Dataset excerpts:
+++

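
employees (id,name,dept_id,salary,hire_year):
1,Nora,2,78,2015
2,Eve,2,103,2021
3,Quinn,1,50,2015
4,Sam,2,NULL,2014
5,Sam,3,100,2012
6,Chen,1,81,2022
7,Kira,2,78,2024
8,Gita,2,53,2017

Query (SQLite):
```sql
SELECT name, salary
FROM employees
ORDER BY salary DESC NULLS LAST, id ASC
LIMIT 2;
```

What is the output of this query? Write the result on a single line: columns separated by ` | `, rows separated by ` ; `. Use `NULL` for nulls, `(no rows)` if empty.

Sort by salary desc, tiebreak id asc: (103, id=2), (100, id=5), (81, id=6), (78, id=1), (78, id=7) …. Take first 2.
NULLS LAST: NULL salary rows go after all non-NULL rows (among themselves ordered by id asc).

Eve | 103 ; Sam | 100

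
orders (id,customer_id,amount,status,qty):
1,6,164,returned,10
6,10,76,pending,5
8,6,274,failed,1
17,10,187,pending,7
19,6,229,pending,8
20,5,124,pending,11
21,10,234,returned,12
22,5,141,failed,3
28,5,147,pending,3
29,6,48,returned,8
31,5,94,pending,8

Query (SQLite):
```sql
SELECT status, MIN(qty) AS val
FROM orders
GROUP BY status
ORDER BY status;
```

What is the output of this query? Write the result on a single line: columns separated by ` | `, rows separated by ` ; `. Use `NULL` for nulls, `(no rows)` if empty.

failed | 1 ; pending | 3 ; returned | 8

Partition orders by status; compute MIN(qty) within each group.
  failed: ids {8, 22} → MIN(qty)=1
  pending: ids {6, 17, 19, 20, 28, 31} → MIN(qty)=3
  returned: ids {1, 21, 29} → MIN(qty)=8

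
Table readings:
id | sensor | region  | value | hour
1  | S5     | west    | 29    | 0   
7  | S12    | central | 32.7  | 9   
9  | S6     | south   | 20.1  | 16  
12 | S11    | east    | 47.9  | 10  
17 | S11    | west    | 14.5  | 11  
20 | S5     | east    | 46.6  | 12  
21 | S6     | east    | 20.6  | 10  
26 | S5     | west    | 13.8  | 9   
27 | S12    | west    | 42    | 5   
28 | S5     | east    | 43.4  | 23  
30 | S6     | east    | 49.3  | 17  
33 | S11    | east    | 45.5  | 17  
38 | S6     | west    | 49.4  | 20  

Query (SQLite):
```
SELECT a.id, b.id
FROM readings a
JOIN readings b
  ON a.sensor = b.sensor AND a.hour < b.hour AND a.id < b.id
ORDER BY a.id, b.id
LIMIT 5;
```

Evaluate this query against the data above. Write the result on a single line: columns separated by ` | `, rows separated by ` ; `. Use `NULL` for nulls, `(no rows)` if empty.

1 | 20 ; 1 | 26 ; 1 | 28 ; 9 | 30 ; 9 | 38

Pairs (a,b) with same sensor, a.hour < b.hour, a.id < b.id.
sensor groups: S11:{12,17,33} S12:{7,27} S5:{1,20,26,28} S6:{9,21,30,38}
Ordered by (a.id, b.id); first 5.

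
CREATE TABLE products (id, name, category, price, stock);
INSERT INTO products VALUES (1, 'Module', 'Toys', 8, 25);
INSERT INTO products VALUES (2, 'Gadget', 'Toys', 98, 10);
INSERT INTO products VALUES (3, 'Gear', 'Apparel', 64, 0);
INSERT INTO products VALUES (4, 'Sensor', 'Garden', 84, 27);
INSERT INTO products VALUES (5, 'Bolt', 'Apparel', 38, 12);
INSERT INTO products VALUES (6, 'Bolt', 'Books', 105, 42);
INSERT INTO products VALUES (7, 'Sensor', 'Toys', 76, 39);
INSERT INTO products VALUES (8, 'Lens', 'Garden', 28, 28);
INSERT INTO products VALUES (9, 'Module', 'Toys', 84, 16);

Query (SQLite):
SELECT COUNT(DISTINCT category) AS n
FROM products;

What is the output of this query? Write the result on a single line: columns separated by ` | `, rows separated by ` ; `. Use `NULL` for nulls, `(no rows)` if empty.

Count distinct non-NULL category values.

4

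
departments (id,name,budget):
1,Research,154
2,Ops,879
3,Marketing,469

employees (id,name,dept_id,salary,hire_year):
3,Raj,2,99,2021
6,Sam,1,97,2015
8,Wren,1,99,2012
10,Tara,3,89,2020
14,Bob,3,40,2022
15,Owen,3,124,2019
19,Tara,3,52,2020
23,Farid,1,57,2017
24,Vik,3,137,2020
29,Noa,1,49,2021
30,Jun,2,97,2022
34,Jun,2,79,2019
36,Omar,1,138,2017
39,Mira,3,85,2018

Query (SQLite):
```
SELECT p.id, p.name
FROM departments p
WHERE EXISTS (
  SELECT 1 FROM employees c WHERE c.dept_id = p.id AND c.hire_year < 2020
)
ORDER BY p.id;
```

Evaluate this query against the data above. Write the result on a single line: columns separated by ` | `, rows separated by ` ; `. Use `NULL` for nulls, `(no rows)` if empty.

For each departments row, check whether any employees with matching dept_id has hire_year < 2020.
Keep rows where that is true.

1 | Research ; 2 | Ops ; 3 | Marketing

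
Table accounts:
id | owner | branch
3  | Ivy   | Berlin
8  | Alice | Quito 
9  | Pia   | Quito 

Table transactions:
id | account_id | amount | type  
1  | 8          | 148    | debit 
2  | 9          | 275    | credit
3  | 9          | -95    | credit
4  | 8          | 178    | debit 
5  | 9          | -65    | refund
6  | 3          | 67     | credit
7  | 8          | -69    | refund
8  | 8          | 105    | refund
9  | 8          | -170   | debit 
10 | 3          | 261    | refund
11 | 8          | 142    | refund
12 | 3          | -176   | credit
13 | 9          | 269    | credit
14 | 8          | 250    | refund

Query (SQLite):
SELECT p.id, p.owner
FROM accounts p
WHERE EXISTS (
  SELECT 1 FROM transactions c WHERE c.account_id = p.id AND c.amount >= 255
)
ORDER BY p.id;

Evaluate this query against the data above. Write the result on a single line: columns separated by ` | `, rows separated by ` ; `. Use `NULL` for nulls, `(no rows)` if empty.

3 | Ivy ; 9 | Pia

For each accounts row, check whether any transactions with matching account_id has amount >= 255.
Keep rows where that is true.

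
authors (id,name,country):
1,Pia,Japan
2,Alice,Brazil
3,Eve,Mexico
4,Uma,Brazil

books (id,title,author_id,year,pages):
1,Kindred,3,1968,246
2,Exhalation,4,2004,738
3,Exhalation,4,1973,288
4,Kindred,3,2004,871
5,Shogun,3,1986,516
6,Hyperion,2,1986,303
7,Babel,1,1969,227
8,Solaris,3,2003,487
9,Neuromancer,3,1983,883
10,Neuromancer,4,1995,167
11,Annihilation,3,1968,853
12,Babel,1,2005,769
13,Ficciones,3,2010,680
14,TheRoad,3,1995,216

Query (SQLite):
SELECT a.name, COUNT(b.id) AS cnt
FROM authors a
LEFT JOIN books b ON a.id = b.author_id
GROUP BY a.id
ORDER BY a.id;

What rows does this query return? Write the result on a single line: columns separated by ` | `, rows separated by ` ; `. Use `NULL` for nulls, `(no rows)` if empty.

LEFT JOIN keeps every authors row; unmatched ones get NULL for books columns.
Group by authors.id and compute COUNT(b.id). COUNT(col) of an all-NULL group is 0.
  1: ids {7, 12} → COUNT(b.id)=2
  2: ids {6} → COUNT(b.id)=1
  3: ids {1, 4, 5, 8, 9, 11, 13, 14} → COUNT(b.id)=8
  4: ids {2, 3, 10} → COUNT(b.id)=3

Pia | 2 ; Alice | 1 ; Eve | 8 ; Uma | 3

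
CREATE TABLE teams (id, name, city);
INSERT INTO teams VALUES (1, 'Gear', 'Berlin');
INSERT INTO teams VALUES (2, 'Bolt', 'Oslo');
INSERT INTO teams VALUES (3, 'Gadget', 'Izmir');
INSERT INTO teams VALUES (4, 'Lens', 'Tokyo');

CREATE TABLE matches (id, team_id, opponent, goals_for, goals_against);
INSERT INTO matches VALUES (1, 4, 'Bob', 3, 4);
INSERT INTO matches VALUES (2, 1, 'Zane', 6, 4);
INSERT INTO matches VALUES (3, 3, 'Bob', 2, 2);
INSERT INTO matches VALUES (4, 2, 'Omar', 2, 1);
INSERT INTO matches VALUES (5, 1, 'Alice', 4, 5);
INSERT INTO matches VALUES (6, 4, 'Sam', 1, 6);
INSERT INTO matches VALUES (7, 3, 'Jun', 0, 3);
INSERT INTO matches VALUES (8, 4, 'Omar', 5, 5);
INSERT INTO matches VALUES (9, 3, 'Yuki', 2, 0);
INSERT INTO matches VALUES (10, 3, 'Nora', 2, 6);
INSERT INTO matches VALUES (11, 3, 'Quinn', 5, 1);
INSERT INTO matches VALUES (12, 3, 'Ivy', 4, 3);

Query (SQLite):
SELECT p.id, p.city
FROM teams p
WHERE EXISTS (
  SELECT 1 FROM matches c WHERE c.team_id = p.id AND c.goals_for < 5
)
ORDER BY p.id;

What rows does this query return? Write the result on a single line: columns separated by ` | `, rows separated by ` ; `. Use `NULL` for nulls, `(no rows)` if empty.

For each teams row, check whether any matches with matching team_id has goals_for < 5.
Keep rows where that is true.

1 | Berlin ; 2 | Oslo ; 3 | Izmir ; 4 | Tokyo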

+++

● Assigned task
Repeat the records above line by line, from the first line through the line that contains "28,5,147,pending,3".

● Task result
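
employees (id,name,dept_id,salary,hire_year):
1,Nora,2,78,2015
2,Eve,2,103,2021
3,Quinn,1,50,2015
4,Sam,2,NULL,2014
5,Sam,3,100,2012
6,Chen,1,81,2022
7,Kira,2,78,2024
8,Gita,2,53,2017

Query (SQLite):
```sql
SELECT name, salary
FROM employees
ORDER BY salary DESC NULLS LAST, id ASC
LIMIT 2;
```

What is the output of this query? Write the result on a single line: columns separated by ` | `, rows separated by ` ; `. Use `NULL` for nulls, `(no rows)` if empty.

Sort by salary desc, tiebreak id asc: (103, id=2), (100, id=5), (81, id=6), (78, id=1), (78, id=7) …. Take first 2.
NULLS LAST: NULL salary rows go after all non-NULL rows (among themselves ordered by id asc).

Eve | 103 ; Sam | 100

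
orders (id,customer_id,amount,status,qty):
1,6,164,returned,10
6,10,76,pending,5
8,6,274,failed,1
17,10,187,pending,7
19,6,229,pending,8
20,5,124,pending,11
21,10,234,returned,12
22,5,141,failed,3
28,5,147,pending,3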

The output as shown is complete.